• **WHAT THIS TASK INVOLVES**
Would you retype each of the records exactly as shown?

Collected data entries:
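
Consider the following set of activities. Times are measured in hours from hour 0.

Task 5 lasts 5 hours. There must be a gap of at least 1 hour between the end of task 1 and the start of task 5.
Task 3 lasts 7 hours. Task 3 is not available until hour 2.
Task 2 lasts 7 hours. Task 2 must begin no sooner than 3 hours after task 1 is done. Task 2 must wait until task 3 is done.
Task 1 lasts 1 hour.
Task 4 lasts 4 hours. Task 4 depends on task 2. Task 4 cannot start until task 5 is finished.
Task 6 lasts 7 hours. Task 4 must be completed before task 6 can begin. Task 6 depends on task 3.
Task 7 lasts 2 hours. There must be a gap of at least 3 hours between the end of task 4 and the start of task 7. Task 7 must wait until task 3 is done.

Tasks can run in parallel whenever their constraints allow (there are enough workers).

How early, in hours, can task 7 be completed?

25

Task 3 waits on its own release at hour 2, so it starts at hour 2 and finishes at 2 + 7 = hour 9.
Task 1 can start immediately at hour 0; it finishes at hour 1.
Task 5 waits on task 1 (finishes hour 1, plus 1-hour gap → hour 2), so it starts at hour 2 and finishes at 2 + 5 = hour 7.
Task 2 has to wait for task 1 (finishes hour 1, plus 3-hour gap → hour 4); task 3 (finishes hour 9). The latest of these is hour 9, so task 2 runs hour 9 to 9 + 7 = hour 16.
Task 4 needs all of task 2 (finishes hour 16); task 5 (finishes hour 7). That puts its earliest start at hour 16; it finishes at 16 + 4 = hour 20.
Task 7 has to wait for task 4 (finishes hour 20, plus 3-hour gap → hour 23); task 3 (finishes hour 9). The latest of these is hour 23, so task 7 runs hour 23 to 23 + 2 = hour 25.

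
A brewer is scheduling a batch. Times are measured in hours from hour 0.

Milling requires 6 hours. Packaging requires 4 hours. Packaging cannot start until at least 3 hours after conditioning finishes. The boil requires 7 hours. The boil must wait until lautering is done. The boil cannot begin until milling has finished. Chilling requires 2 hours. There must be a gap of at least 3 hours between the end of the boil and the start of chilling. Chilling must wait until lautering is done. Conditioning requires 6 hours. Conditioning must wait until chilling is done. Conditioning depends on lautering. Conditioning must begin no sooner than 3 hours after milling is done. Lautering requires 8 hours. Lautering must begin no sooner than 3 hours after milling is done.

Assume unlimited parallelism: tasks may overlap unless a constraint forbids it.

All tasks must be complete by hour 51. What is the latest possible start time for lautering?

18

Packaging has no dependents, so it just needs to finish by hour 51. Starting by 51 − 4 = hour 47 achieves that.
Conditioning has to be done before packaging (must start by hour 47, minus 3-hour gap → hour 44). That means finishing by hour 44, i.e. starting by 44 − 6 = hour 38.
Chilling must finish before conditioning (must start by hour 38). With a 2-hour duration, chilling must start by 38 − 2 = hour 36.
Since chilling (must start by hour 36, minus 3-hour gap → hour 33) depends on it, the boil must finish by hour 33. Backing off its 7-hour duration gives a latest start of hour 26.
Lautering has several dependents: the boil (must start by hour 26); chilling (must start by hour 36); conditioning (must start by hour 38). The earliest of those limits is hour 26, so lautering must start by 26 − 8 = hour 18.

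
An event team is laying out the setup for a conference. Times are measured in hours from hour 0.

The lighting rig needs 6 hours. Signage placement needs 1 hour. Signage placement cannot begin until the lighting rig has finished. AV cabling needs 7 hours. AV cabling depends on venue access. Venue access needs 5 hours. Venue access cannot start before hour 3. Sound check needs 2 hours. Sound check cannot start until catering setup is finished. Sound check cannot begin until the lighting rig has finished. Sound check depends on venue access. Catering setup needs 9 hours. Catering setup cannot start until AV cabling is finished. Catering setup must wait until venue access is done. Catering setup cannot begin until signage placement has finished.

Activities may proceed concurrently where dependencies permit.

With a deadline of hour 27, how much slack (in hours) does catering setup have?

The lighting rig has no prerequisites, so it starts at hour 0 and finishes at hour 6.
Signage placement cannot begin until the lighting rig (finishes hour 6). It runs from hour 6 to 6 + 1 = hour 7.
Venue access cannot begin until its own release at hour 3. It runs from hour 3 to 3 + 5 = hour 8.
AV cabling cannot begin until venue access (finishes hour 8). It runs from hour 8 to 8 + 7 = hour 15.
Catering setup cannot start until AV cabling (finishes hour 15); venue access (finishes hour 8); signage placement (finishes hour 7). The controlling bound is hour 15, so catering setup finishes at 15 + 9 = hour 24.

Working backward from the deadline:
To finish by hour 27, sound check (duration 2) must start no later than hour 25.
Catering setup must finish before sound check (must start by hour 25). With a 9-hour duration, catering setup must start by 25 − 9 = hour 16.
So catering setup can start as early as hour 15 and as late as hour 16, giving 16 − 15 = 1 hour of slack.

1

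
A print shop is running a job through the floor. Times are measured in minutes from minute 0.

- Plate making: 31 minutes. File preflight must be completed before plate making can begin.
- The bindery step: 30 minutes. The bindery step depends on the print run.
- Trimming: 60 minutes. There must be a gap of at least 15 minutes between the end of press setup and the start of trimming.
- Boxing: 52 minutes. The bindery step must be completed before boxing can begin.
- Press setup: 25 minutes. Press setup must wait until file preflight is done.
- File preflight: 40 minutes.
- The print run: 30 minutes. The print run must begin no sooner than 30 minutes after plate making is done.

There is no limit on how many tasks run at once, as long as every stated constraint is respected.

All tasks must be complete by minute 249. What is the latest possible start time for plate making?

Boxing must finish by minute 249; it takes 52 minutes, so it must start by 249 − 52 = minute 197.
The bindery step must finish before boxing (must start by minute 197). With a 30-minute duration, the bindery step must start by 197 − 30 = minute 167.
The print run has to be done before the bindery step (must start by minute 167). That means finishing by minute 167, i.e. starting by 167 − 30 = minute 137.
Plate making has to be done before the print run (must start by minute 137, minus 30-minute gap → minute 107). That means finishing by minute 107, i.e. starting by 107 − 31 = minute 76.

76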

• **EXERCISE RESULT**
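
Consider the following set of activities. Times are measured in hours from hour 0.

Task 5 lasts 5 hours. There must be a gap of at least 1 hour between the end of task 1 and the start of task 5.
Task 3 lasts 7 hours. Task 3 is not available until hour 2.
Task 2 lasts 7 hours. Task 2 must begin no sooner than 3 hours after task 1 is done. Task 2 must wait until task 3 is done.
Task 1 lasts 1 hour.
Task 4 lasts 4 hours. Task 4 depends on task 2. Task 4 cannot start until task 5 is finished.
Task 6 lasts 7 hours. Task 4 must be completed before task 6 can begin. Task 6 depends on task 3.
Task 7 lasts 2 hours. There must be a gap of at least 3 hours between the end of task 4 and the start of task 7. Task 7 must wait until task 3 is done.

Tasks can run in parallel whenever their constraints allow (there are enough workers).

How early, in hours, can task 7 be completed?

25

Task 3 waits on its own release at hour 2, so it starts at hour 2 and finishes at 2 + 7 = hour 9.
Task 1 can start immediately at hour 0; it finishes at hour 1.
Task 5 waits on task 1 (finishes hour 1, plus 1-hour gap → hour 2), so it starts at hour 2 and finishes at 2 + 5 = hour 7.
Task 2 has to wait for task 1 (finishes hour 1, plus 3-hour gap → hour 4); task 3 (finishes hour 9). The latest of these is hour 9, so task 2 runs hour 9 to 9 + 7 = hour 16.
Task 4 needs all of task 2 (finishes hour 16); task 5 (finishes hour 7). That puts its earliest start at hour 16; it finishes at 16 + 4 = hour 20.
Task 7 has to wait for task 4 (finishes hour 20, plus 3-hour gap → hour 23); task 3 (finishes hour 9). The latest of these is hour 23, so task 7 runs hour 23 to 23 + 2 = hour 25.

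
A brewer is scheduling a batch. Times are measured in hours from hour 0.

Milling requires 6 hours. Packaging requires 4 hours. Packaging cannot start until at least 3 hours after conditioning finishes. The boil requires 7 hours. The boil must wait until lautering is done. The boil cannot begin until milling has finished. Chilling requires 2 hours. There must be a gap of at least 3 hours between the end of the boil and the start of chilling. Chilling must wait until lautering is done. Conditioning requires 6 hours. Conditioning must wait until chilling is done. Conditioning depends on lautering. Conditioning must begin no sooner than 3 hours after milling is done. Lautering requires 8 hours. Lautering must begin no sooner than 3 hours after milling is done.

Assume unlimited parallelism: tasks may overlap unless a constraint forbids it.

All tasks must be complete by hour 51. What is the latest possible start time for lautering?

18

Packaging has no dependents, so it just needs to finish by hour 51. Starting by 51 − 4 = hour 47 achieves that.
Conditioning has to be done before packaging (must start by hour 47, minus 3-hour gap → hour 44). That means finishing by hour 44, i.e. starting by 44 − 6 = hour 38.
Chilling must finish before conditioning (must start by hour 38). With a 2-hour duration, chilling must start by 38 − 2 = hour 36.
Since chilling (must start by hour 36, minus 3-hour gap → hour 33) depends on it, the boil must finish by hour 33. Backing off its 7-hour duration gives a latest start of hour 26.
Lautering has several dependents: the boil (must start by hour 26); chilling (must start by hour 36); conditioning (must start by hour 38). The earliest of those limits is hour 26, so lautering must start by 26 − 8 = hour 18.

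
An event team is laying out the setup for a conference. Times are measured in hours from hour 0.

The lighting rig needs 6 hours. Signage placement needs 1 hour. Signage placement cannot begin until the lighting rig has finished. AV cabling needs 7 hours. AV cabling depends on venue access. Venue access needs 5 hours. Venue access cannot start before hour 3. Sound check needs 2 hours. Sound check cannot start until catering setup is finished. Sound check cannot begin until the lighting rig has finished. Sound check depends on venue access. Catering setup needs 9 hours. Catering setup cannot start until AV cabling is finished. Catering setup must wait until venue access is done. Catering setup cannot begin until signage placement has finished.

Activities may proceed concurrently where dependencies permit.

With a deadline of hour 27, how much slack (in hours) does catering setup have?

The lighting rig has no prerequisites, so it starts at hour 0 and finishes at hour 6.
Signage placement cannot begin until the lighting rig (finishes hour 6). It runs from hour 6 to 6 + 1 = hour 7.
Venue access cannot begin until its own release at hour 3. It runs from hour 3 to 3 + 5 = hour 8.
AV cabling cannot begin until venue access (finishes hour 8). It runs from hour 8 to 8 + 7 = hour 15.
Catering setup cannot start until AV cabling (finishes hour 15); venue access (finishes hour 8); signage placement (finishes hour 7). The controlling bound is hour 15, so catering setup finishes at 15 + 9 = hour 24.

Working backward from the deadline:
To finish by hour 27, sound check (duration 2) must start no later than hour 25.
Catering setup must finish before sound check (must start by hour 25). With a 9-hour duration, catering setup must start by 25 − 9 = hour 16.
So catering setup can start as early as hour 15 and as late as hour 16, giving 16 − 15 = 1 hour of slack.

1

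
A print shop is running a job through the floor. Times are measured in minutes from minute 0.

- Plate making: 31 minutes. File preflight must be completed before plate making can begin.
- The bindery step: 30 minutes. The bindery step depends on the print run.
- Trimming: 60 minutes. There must be a gap of at least 15 minutes between the end of press setup and the start of trimming.
- Boxing: 52 minutes. The bindery step must be completed before boxing can begin.
- Press setup: 25 minutes. Press setup must wait until file preflight is done.
- File preflight: 40 minutes.
- The print run: 30 minutes. The print run must begin no sooner than 30 minutes after plate making is done.

There is no limit on how many tasks run at once, as long as every stated constraint is respected.

All tasks must be complete by minute 249. What is the latest possible start time for plate making?

Boxing must finish by minute 249; it takes 52 minutes, so it must start by 249 − 52 = minute 197.
The bindery step must finish before boxing (must start by minute 197). With a 30-minute duration, the bindery step must start by 197 − 30 = minute 167.
The print run has to be done before the bindery step (must start by minute 167). That means finishing by minute 167, i.e. starting by 167 − 30 = minute 137.
Plate making has to be done before the print run (must start by minute 137, minus 30-minute gap → minute 107). That means finishing by minute 107, i.e. starting by 107 − 31 = minute 76.

76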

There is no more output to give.